The data section start

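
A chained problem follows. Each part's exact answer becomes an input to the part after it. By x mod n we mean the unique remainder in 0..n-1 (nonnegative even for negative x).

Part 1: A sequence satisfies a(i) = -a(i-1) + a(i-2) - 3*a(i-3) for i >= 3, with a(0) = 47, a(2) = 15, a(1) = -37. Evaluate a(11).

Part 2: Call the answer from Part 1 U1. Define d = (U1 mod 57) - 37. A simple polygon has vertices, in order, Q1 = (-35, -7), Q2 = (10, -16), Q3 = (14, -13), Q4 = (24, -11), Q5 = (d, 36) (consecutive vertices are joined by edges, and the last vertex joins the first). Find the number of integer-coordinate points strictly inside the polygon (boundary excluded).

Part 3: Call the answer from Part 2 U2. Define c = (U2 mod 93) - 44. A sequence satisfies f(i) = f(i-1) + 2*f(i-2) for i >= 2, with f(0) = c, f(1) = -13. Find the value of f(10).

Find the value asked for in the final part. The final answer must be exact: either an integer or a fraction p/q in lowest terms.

-9563

Part 1: a(3) = -1*(15) + 1*(-37) - 3*(47) = -193; iterating: a(3)=-193, a(4)=319, a(5)=-557, a(6)=1455, a(7)=-2969, a(8)=6095, a(9)=-13429, a(10)=28431, a(11)=-60145; answer -60145
Part 2: U1 = -60145; d = 10; cross terms: (-35*-16 - 10*-7)=630, (10*-13 - 14*-16)=94, (14*-11 - 24*-13)=158, (24*36 - 10*-11)=974, (10*-7 - -35*36)=1190; twice the area = |3046| = 3046; area = 1523; boundary points = 9 + 1 + 2 + 1 + 1 = 14; strictly interior points = area - boundary/2 + 1 = 1517; answer 1517
Part 3: U2 = 1517; c = -15; f(2) = 1*(-13) + 2*(-15) = -43; iterating: f(2)=-43, f(3)=-69, f(4)=-155, f(5)=-293, f(6)=-603, f(7)=-1189, f(8)=-2395, f(9)=-4773, f(10)=-9563; answer -9563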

The data section end

> **What is expected**
Restate, word for word and with nothing added, the lines from the first line of the listing through the one where "Part 3: Call" stands.

> **Exercise solution**
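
A chained problem follows. Each part's exact answer becomes an input to the part after it. By x mod n we mean the unique remainder in 0..n-1 (nonnegative even for negative x).

Part 1: A sequence satisfies a(i) = -a(i-1) + a(i-2) - 3*a(i-3) for i >= 3, with a(0) = 47, a(2) = 15, a(1) = -37. Evaluate a(11).

Part 2: Call the answer from Part 1 U1. Define d = (U1 mod 57) - 37. A simple polygon has vertices, in order, Q1 = (-35, -7), Q2 = (10, -16), Q3 = (14, -13), Q4 = (24, -11), Q5 = (d, 36) (consecutive vertices are joined by edges, and the last vertex joins the first). Find the number of integer-coordinate points strictly inside the polygon (boundary excluded).

Part 3: Call the answer from Part 2 U2. Define c = (U2 mod 93) - 44. A sequence satisfies f(i) = f(i-1) + 2*f(i-2) for i >= 2, with f(0) = c, f(1) = -13. Find the value of f(10).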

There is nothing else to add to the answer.